» Your task: Your job is to set down the stretch of entries that opens with the line containing "Binding of Fe²⁺" and closes with the line containing "The *kepM* gene encodes KepM.". Keep both end lines, copy each exactly, and add nothing.

» Records supplied:

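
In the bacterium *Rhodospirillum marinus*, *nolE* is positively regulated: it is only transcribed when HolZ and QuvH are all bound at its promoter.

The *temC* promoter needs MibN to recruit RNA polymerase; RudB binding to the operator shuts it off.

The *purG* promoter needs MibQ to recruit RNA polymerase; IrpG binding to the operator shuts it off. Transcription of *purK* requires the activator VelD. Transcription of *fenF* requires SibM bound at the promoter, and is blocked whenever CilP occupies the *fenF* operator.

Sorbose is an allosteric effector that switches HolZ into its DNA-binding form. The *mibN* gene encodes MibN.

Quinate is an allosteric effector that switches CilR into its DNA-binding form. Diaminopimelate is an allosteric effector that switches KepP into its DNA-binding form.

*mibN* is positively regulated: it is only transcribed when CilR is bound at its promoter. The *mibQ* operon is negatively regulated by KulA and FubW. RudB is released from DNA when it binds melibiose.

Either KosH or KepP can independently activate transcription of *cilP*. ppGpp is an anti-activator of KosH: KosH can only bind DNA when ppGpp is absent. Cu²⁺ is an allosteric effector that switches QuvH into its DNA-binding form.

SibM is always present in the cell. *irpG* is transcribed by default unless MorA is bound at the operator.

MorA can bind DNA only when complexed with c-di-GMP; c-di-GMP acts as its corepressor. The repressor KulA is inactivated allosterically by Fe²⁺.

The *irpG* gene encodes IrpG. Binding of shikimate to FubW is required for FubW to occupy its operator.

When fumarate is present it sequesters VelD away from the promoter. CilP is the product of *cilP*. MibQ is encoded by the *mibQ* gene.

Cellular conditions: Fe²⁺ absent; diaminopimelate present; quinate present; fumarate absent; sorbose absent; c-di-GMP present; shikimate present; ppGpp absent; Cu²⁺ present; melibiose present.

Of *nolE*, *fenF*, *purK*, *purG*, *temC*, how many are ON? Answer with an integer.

2

Sorbose is absent, so HolZ is inactive.
Cu²⁺ is present, so QuvH is active.
Required activator HolZ is absent, so *nolE* is not transcribed.
→ *nolE* is OFF.
SibM is produced constitutively and is active.
ppGpp is absent, so KosH is active.
Diaminopimelate is present, so KepP is active.
Activator KosH is present, so *cilP* is transcribed.
So CilP is produced and active.
With repressor CilP bound, *fenF* is not transcribed.
→ *fenF* is OFF.
Fumarate is absent, so VelD is active.
No repressor is bound and VelD is active, so *purK* is transcribed.
→ *purK* is ON.
c-di-GMP is present, so MorA is active.
With repressor MorA bound, *irpG* is not transcribed.
So IrpG is not produced.
Fe²⁺ is absent, so KulA is active.
Shikimate is present, so FubW is active.
With repressor KulA bound, *mibQ* is not transcribed.
So MibQ is not produced.
Required activator MibQ is absent, so *purG* is not transcribed.
→ *purG* is OFF.
Quinate is present, so CilR is active.
No repressor is bound and CilR is active, so *mibN* is transcribed.
So MibN is produced and active.
Melibiose is present, so RudB is inactive.
No repressor is bound and MibN is active, so *temC* is transcribed.
→ *temC* is ON.
2 of the 5 genes are transcribed.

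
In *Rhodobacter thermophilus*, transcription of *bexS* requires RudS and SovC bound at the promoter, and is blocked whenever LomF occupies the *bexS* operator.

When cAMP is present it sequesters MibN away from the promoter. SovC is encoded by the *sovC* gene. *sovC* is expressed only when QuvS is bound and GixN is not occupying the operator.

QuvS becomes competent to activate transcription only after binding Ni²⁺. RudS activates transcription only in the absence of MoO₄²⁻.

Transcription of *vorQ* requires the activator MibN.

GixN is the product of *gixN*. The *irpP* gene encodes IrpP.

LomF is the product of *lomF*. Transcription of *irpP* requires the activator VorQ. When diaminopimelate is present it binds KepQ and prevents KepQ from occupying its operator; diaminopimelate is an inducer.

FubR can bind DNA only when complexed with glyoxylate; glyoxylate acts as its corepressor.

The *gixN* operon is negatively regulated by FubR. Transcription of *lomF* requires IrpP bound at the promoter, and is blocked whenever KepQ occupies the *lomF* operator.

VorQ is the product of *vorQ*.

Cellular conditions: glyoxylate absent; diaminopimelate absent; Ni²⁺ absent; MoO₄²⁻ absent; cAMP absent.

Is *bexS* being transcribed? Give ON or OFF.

OFF

cAMP is absent, so MibN is active.
No repressor is bound and MibN is active, so *vorQ* is transcribed.
So VorQ is produced and active.
No repressor is bound and VorQ is active, so *irpP* is transcribed.
So IrpP is produced and active.
Diaminopimelate is absent, so KepQ is active.
With repressor KepQ bound, *lomF* is not transcribed.
So LomF is not produced.
MoO₄²⁻ is absent, so RudS is active.
Ni²⁺ is absent, so QuvS is inactive.
Glyoxylate is absent, so FubR is inactive.
With no repressor bound, *gixN* is transcribed.
So GixN is produced and active.
With repressor GixN bound, *sovC* is not transcribed.
So SovC is not produced.
Required activator SovC is absent, so *bexS* is not transcribed.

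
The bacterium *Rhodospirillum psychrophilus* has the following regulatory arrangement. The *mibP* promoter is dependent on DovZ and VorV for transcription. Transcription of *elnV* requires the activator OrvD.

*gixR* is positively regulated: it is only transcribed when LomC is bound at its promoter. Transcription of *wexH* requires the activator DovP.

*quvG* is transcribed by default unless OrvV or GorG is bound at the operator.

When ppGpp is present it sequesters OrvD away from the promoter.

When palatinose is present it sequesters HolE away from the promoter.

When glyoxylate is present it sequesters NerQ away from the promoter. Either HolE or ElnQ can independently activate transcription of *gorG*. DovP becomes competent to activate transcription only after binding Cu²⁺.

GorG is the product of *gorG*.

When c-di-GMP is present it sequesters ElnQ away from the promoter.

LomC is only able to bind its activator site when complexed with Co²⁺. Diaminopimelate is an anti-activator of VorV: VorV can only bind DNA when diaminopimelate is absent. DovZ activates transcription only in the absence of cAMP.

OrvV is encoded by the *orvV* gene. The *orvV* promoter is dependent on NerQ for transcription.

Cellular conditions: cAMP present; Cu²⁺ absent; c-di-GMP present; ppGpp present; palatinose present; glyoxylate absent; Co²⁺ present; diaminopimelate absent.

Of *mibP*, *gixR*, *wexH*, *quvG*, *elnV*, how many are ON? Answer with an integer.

cAMP is present, so DovZ is inactive.
Diaminopimelate is absent, so VorV is active.
Required activator DovZ is absent, so *mibP* is not transcribed.
→ *mibP* is OFF.
Co²⁺ is present, so LomC is active.
No repressor is bound and LomC is active, so *gixR* is transcribed.
→ *gixR* is ON.
Cu²⁺ is absent, so DovP is inactive.
Required activator DovP is absent, so *wexH* is not transcribed.
→ *wexH* is OFF.
Glyoxylate is absent, so NerQ is active.
No repressor is bound and NerQ is active, so *orvV* is transcribed.
So OrvV is produced and active.
Palatinose is present, so HolE is inactive.
c-di-GMP is present, so ElnQ is inactive.
No activator is available at the *gorG* promoter, so *gorG* is not transcribed.
So GorG is not produced.
With repressor OrvV bound, *quvG* is not transcribed.
→ *quvG* is OFF.
ppGpp is present, so OrvD is inactive.
Required activator OrvD is absent, so *elnV* is not transcribed.
→ *elnV* is OFF.
1 of the 5 genes is transcribed.

1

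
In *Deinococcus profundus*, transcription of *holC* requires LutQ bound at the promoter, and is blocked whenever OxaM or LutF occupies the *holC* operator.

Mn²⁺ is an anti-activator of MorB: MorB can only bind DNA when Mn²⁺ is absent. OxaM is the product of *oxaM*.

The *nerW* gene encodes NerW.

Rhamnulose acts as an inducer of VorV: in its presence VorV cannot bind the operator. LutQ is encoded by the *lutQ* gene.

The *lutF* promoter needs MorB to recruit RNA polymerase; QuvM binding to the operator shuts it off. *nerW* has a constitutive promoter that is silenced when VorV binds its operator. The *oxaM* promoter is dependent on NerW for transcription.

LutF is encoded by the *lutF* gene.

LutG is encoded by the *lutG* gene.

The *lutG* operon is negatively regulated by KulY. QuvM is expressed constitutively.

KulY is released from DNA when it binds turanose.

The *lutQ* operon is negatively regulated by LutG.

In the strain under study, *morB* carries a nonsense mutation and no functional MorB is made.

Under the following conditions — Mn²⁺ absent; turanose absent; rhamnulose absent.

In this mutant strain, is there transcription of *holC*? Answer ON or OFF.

ON

Rhamnulose is absent, so VorV is active.
With repressor VorV bound, *nerW* is not transcribed.
So NerW is not produced.
Required activator NerW is absent, so *oxaM* is not transcribed.
So OxaM is not produced.
MorB is non-functional in this strain, so it has no effect.
QuvM is produced constitutively and is active.
With repressor QuvM bound, *lutF* is not transcribed.
So LutF is not produced.
Turanose is absent, so KulY is active.
With repressor KulY bound, *lutG* is not transcribed.
So LutG is not produced.
With no repressor bound, *lutQ* is transcribed.
So LutQ is produced and active.
No repressor is bound and LutQ is active, so *holC* is transcribed.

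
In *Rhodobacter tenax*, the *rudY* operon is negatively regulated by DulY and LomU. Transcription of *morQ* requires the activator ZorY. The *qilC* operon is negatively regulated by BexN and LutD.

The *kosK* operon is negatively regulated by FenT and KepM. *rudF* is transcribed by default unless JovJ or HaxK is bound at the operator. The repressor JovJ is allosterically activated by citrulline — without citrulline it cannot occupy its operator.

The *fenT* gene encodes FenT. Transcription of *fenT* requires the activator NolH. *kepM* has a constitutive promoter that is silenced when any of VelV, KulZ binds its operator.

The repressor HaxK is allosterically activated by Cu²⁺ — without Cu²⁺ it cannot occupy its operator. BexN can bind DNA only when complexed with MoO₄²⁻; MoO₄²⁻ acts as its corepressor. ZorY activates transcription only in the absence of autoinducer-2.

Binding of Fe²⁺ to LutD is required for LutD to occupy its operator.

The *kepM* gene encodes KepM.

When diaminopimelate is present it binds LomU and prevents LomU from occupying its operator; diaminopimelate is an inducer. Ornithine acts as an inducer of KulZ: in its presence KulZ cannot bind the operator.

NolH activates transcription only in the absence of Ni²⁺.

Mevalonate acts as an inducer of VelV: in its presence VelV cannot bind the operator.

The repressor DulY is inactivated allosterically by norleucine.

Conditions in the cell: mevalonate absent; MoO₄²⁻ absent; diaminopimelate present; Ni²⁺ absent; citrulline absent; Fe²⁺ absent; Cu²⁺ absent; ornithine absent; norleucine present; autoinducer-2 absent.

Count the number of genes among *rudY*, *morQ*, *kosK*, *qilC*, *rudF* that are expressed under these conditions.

4

Norleucine is present, so DulY is inactive.
Diaminopimelate is present, so LomU is inactive.
With no repressor bound, *rudY* is transcribed.
→ *rudY* is ON.
Autoinducer-2 is absent, so ZorY is active.
No repressor is bound and ZorY is active, so *morQ* is transcribed.
→ *morQ* is ON.
Ni²⁺ is absent, so NolH is active.
No repressor is bound and NolH is active, so *fenT* is transcribed.
So FenT is produced and active.
Mevalonate is absent, so VelV is active.
Ornithine is absent, so KulZ is active.
With repressor VelV bound, *kepM* is not transcribed.
So KepM is not produced.
With repressor FenT bound, *kosK* is not transcribed.
→ *kosK* is OFF.
MoO₄²⁻ is absent, so BexN is inactive.
Fe²⁺ is absent, so LutD is inactive.
With no repressor bound, *qilC* is transcribed.
→ *qilC* is ON.
Citrulline is absent, so JovJ is inactive.
Cu²⁺ is absent, so HaxK is inactive.
With no repressor bound, *rudF* is transcribed.
→ *rudF* is ON.
4 of the 5 genes are transcribed.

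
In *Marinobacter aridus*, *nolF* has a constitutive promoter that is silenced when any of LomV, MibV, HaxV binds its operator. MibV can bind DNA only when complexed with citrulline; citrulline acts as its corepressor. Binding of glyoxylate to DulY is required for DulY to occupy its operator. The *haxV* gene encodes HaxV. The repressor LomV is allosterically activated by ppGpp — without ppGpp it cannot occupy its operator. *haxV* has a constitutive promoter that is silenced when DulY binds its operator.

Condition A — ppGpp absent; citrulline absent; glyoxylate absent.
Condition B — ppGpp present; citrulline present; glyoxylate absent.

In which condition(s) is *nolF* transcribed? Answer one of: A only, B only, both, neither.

Condition A:
ppGpp is absent, so LomV is inactive.
Citrulline is absent, so MibV is inactive.
Glyoxylate is absent, so DulY is inactive.
With no repressor bound, *haxV* is transcribed.
So HaxV is produced and active.
With repressor HaxV bound, *nolF* is not transcribed.
→ *nolF* is OFF in A.
Condition B:
ppGpp is present, so LomV is active.
Citrulline is present, so MibV is active.
Glyoxylate is absent, so DulY is inactive.
With no repressor bound, *haxV* is transcribed.
So HaxV is produced and active.
With repressor LomV bound, *nolF* is not transcribed.
→ *nolF* is OFF in B.

neither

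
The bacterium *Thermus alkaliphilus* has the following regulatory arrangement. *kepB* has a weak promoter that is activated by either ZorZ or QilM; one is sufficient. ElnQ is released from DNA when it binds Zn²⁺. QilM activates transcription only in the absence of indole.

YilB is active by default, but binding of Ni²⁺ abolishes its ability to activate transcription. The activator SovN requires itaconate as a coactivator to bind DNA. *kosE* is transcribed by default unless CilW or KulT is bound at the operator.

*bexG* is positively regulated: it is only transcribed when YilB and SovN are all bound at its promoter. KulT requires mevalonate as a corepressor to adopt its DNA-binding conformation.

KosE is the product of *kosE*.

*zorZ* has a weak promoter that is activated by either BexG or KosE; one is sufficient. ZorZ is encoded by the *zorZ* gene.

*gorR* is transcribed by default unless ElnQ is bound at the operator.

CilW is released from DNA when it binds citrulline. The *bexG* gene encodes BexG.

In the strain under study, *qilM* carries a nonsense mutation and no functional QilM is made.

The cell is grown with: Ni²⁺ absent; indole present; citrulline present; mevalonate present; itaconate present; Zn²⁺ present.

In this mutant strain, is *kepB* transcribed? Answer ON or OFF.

ON

Ni²⁺ is absent, so YilB is active.
Itaconate is present, so SovN is active.
No repressor is bound and YilB and SovN are active, so *bexG* is transcribed.
So BexG is produced and active.
Citrulline is present, so CilW is inactive.
Mevalonate is present, so KulT is active.
With repressor KulT bound, *kosE* is not transcribed.
So KosE is not produced.
Activator BexG is present, so *zorZ* is transcribed.
So ZorZ is produced and active.
QilM is non-functional in this strain, so it has no effect.
Activator ZorZ is present, so *kepB* is transcribed.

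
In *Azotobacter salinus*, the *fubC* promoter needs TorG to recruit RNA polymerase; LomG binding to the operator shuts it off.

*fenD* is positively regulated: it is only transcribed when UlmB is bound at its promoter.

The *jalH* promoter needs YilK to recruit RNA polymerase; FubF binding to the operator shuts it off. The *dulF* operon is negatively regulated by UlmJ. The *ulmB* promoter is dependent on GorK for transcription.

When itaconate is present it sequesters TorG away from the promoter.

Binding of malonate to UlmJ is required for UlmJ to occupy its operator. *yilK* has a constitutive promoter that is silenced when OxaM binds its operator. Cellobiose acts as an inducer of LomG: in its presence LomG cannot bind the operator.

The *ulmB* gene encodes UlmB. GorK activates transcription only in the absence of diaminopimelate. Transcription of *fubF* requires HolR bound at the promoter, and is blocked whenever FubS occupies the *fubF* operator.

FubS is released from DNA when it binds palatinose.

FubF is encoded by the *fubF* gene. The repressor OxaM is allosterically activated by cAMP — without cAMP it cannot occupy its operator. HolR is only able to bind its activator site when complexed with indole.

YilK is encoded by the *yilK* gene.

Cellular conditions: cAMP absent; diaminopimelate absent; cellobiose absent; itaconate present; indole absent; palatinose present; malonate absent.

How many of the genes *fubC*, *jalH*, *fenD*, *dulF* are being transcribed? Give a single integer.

3

Cellobiose is absent, so LomG is active.
Itaconate is present, so TorG is inactive.
With repressor LomG bound, *fubC* is not transcribed.
→ *fubC* is OFF.
Indole is absent, so HolR is inactive.
Palatinose is present, so FubS is inactive.
Required activator HolR is absent, so *fubF* is not transcribed.
So FubF is not produced.
cAMP is absent, so OxaM is inactive.
With no repressor bound, *yilK* is transcribed.
So YilK is produced and active.
No repressor is bound and YilK is active, so *jalH* is transcribed.
→ *jalH* is ON.
Diaminopimelate is absent, so GorK is active.
No repressor is bound and GorK is active, so *ulmB* is transcribed.
So UlmB is produced and active.
No repressor is bound and UlmB is active, so *fenD* is transcribed.
→ *fenD* is ON.
Malonate is absent, so UlmJ is inactive.
With no repressor bound, *dulF* is transcribed.
→ *dulF* is ON.
3 of the 4 genes are transcribed.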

» Exercise result:
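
Binding of Fe²⁺ to LutD is required for LutD to occupy its operator.

The *kepM* gene encodes KepM.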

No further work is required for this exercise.